> Instructions for the task
Determine how many lines in the listing hold "becomes" and give only that number.

· · ·

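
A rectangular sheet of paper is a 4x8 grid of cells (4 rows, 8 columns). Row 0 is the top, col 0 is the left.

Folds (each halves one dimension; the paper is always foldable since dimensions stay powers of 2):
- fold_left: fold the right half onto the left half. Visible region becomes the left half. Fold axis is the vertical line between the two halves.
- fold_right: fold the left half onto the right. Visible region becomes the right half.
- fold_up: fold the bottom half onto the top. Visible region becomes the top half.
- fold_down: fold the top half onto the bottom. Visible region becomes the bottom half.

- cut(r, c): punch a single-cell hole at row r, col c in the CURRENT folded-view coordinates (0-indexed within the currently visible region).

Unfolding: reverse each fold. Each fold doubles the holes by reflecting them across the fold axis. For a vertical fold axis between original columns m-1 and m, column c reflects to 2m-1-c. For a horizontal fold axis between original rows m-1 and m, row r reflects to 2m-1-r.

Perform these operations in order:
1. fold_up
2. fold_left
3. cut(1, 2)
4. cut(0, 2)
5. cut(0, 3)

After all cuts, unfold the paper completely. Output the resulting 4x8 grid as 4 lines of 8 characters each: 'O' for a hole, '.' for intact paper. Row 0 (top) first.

Answer: ..OOOO..
..O..O..
..O..O..
..OOOO..

Derivation:
Op 1 fold_up: fold axis h@2; visible region now rows[0,2) x cols[0,8) = 2x8
Op 2 fold_left: fold axis v@4; visible region now rows[0,2) x cols[0,4) = 2x4
Op 3 cut(1, 2): punch at orig (1,2); cuts so far [(1, 2)]; region rows[0,2) x cols[0,4) = 2x4
Op 4 cut(0, 2): punch at orig (0,2); cuts so far [(0, 2), (1, 2)]; region rows[0,2) x cols[0,4) = 2x4
Op 5 cut(0, 3): punch at orig (0,3); cuts so far [(0, 2), (0, 3), (1, 2)]; region rows[0,2) x cols[0,4) = 2x4
Unfold 1 (reflect across v@4): 6 holes -> [(0, 2), (0, 3), (0, 4), (0, 5), (1, 2), (1, 5)]
Unfold 2 (reflect across h@2): 12 holes -> [(0, 2), (0, 3), (0, 4), (0, 5), (1, 2), (1, 5), (2, 2), (2, 5), (3, 2), (3, 3), (3, 4), (3, 5)]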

· · ·

> The completed task
4